WORK INSTRUCTION —
From the line containing "Two well-mixed tanks" to the last line of the records below, retype every line exactly and output nothing else.

Items from a dataset
━━━━━━━━━━━━━━━━━━━━━━━━━━━━━━

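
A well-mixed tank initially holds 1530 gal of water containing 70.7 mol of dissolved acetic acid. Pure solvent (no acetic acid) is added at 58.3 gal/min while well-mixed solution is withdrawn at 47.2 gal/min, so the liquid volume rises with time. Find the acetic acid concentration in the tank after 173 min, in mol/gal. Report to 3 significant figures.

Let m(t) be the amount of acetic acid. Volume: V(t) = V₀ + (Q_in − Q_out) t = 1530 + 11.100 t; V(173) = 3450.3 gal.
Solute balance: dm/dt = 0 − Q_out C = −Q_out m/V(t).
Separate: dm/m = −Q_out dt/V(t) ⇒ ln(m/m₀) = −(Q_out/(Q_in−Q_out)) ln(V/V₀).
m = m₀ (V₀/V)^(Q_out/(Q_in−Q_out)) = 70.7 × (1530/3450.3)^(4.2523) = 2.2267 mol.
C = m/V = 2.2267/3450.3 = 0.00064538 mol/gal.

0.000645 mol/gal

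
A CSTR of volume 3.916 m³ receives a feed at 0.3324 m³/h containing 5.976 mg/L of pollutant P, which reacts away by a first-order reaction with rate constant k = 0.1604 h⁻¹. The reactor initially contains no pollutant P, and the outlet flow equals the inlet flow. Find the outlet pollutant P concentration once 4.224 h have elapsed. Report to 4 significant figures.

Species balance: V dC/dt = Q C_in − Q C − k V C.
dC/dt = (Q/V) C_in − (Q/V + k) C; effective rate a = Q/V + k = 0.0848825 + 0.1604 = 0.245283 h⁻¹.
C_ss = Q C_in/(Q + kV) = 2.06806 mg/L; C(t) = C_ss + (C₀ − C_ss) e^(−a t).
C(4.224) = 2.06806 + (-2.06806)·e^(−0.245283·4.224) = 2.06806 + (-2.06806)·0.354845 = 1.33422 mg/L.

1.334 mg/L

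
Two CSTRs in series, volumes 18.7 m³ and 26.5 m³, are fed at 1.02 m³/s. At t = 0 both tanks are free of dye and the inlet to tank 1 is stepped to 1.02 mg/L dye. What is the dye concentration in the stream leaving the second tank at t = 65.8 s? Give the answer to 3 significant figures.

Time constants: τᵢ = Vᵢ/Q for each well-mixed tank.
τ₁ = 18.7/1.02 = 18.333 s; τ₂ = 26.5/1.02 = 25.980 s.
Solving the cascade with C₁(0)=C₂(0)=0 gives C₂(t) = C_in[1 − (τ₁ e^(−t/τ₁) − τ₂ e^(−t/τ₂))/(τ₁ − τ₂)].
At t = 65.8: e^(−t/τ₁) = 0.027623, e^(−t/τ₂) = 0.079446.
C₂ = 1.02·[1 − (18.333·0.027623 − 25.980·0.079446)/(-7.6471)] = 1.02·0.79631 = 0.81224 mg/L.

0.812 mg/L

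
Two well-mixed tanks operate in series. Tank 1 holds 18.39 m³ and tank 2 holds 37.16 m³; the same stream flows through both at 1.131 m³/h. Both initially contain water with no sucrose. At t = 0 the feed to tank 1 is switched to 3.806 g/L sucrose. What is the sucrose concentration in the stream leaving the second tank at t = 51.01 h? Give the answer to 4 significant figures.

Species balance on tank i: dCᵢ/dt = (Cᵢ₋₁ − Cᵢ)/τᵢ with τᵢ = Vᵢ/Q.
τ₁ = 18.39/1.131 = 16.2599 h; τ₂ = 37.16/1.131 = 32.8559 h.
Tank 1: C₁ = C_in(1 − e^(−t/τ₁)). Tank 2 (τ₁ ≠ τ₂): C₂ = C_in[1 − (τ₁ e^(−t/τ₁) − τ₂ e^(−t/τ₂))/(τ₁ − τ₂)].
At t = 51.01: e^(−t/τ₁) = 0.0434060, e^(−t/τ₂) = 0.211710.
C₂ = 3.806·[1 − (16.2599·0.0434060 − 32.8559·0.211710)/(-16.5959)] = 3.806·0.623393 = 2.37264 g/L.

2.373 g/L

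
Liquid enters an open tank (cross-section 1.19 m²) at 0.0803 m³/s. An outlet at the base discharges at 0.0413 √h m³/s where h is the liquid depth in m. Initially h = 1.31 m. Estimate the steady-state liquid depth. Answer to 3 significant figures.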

━━━━━━━━━━━━━━━━━━━━━━━━━━━━━━

COMPLETED EXERCISE —
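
Two well-mixed tanks operate in series. Tank 1 holds 18.39 m³ and tank 2 holds 37.16 m³; the same stream flows through both at 1.131 m³/h. Both initially contain water with no sucrose. At t = 0 the feed to tank 1 is switched to 3.806 g/L sucrose. What is the sucrose concentration in the stream leaving the second tank at t = 51.01 h? Give the answer to 4 significant figures.

Species balance on tank i: dCᵢ/dt = (Cᵢ₋₁ − Cᵢ)/τᵢ with τᵢ = Vᵢ/Q.
τ₁ = 18.39/1.131 = 16.2599 h; τ₂ = 37.16/1.131 = 32.8559 h.
Tank 1: C₁ = C_in(1 − e^(−t/τ₁)). Tank 2 (τ₁ ≠ τ₂): C₂ = C_in[1 − (τ₁ e^(−t/τ₁) − τ₂ e^(−t/τ₂))/(τ₁ − τ₂)].
At t = 51.01: e^(−t/τ₁) = 0.0434060, e^(−t/τ₂) = 0.211710.
C₂ = 3.806·[1 − (16.2599·0.0434060 − 32.8559·0.211710)/(-16.5959)] = 3.806·0.623393 = 2.37264 g/L.

2.373 g/L

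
Liquid enters an open tank (cross-section 1.19 m²) at 0.0803 m³/s. An outlet at the base discharges at 0.0413 √h m³/s where h is the liquid depth in m. Initially h = 1.31 m. Estimate the steady-state liquid depth. Answer to 3 significant figures.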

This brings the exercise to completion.